Your task :: Everything in the listing should be restated word for word.

Source material ::
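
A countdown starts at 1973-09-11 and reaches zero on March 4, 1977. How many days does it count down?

1270

Sep 11, 1973 → Sep 11, 1974: 365 days.
Sep 11, 1974 → Sep 11, 1975: 365 days.
Sep 11, 1975 → Sep 11, 1976: 366 days (Feb 29, 1976 is in that span).
Sep 11, 1976 → Oct 11, 1976: 30 days (September has 30).
Oct 11, 1976 → Nov 11, 1976: 31 days (October has 31).
Nov 11, 1976 → Dec 11, 1976: 30 days (November has 30).
Dec 11, 1976 → Jan 11, 1977: 31 days (December has 31).
Jan 11, 1977 → Feb 11, 1977: 31 days (January has 31).
Feb 11, 1977 → Mar 4, 1977: 21 days.
Total: 1270 days.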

Answer below ::
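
A countdown starts at 1973-09-11 and reaches zero on March 4, 1977. How many days does it count down?

1270

Sep 11, 1973 → Sep 11, 1974: 365 days.
Sep 11, 1974 → Sep 11, 1975: 365 days.
Sep 11, 1975 → Sep 11, 1976: 366 days (Feb 29, 1976 is in that span).
Sep 11, 1976 → Oct 11, 1976: 30 days (September has 30).
Oct 11, 1976 → Nov 11, 1976: 31 days (October has 31).
Nov 11, 1976 → Dec 11, 1976: 30 days (November has 30).
Dec 11, 1976 → Jan 11, 1977: 31 days (December has 31).
Jan 11, 1977 → Feb 11, 1977: 31 days (January has 31).
Feb 11, 1977 → Mar 4, 1977: 21 days.
Total: 1270 days.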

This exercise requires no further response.